BEGIN

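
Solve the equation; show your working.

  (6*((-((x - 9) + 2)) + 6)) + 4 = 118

Step 1. [(6*((-((x - 9) + 2)) + 6)) + 4 = 118] subtract 4: x sits inside (… + 4) ⇒ sub: 6*((-((x - 9) + 2)) + 6) = 114.
Step 2. [6*((-((x - 9) + 2)) + 6) = 114] 6 out front; divide by 6, so div: (-((x - 9) + 2)) + 6 = 19.
Step 3. [(-((x - 9) + 2)) + 6 = 19] the outer +6 inverts by subtracting 6. So sub: -((x - 9) + 2) = 13.
Step 4. [-((x - 9) + 2) = 13] leading − — multiply by −1. So neg: (x - 9) + 2 = -13.
Step 5. [(x - 9) + 2 = -13] the outer +2 inverts by subtracting 2, so sub: x - 9 = -15.
Step 6. [x - 9 = -15] peel the -9: add 9 from each side, so sub: x = -6.

Answer: x ∈ {-6}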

END

Repeat every record, keeping each line exactly as it is.

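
Solve the equation; show your working.

  (6*((-((x - 9) + 2)) + 6)) + 4 = 118

Step 1. [(6*((-((x - 9) + 2)) + 6)) + 4 = 118] subtract 4: x sits inside (… + 4) ⇒ sub: 6*((-((x - 9) + 2)) + 6) = 114.
Step 2. [6*((-((x - 9) + 2)) + 6) = 114] 6 out front; divide by 6, so div: (-((x - 9) + 2)) + 6 = 19.
Step 3. [(-((x - 9) + 2)) + 6 = 19] the outer +6 inverts by subtracting 6. So sub: -((x - 9) + 2) = 13.
Step 4. [-((x - 9) + 2) = 13] leading − — multiply by −1. So neg: (x - 9) + 2 = -13.
Step 5. [(x - 9) + 2 = -13] the outer +2 inverts by subtracting 2, so sub: x - 9 = -15.
Step 6. [x - 9 = -15] peel the -9: add 9 from each side, so sub: x = -6.

Answer: x ∈ {-6}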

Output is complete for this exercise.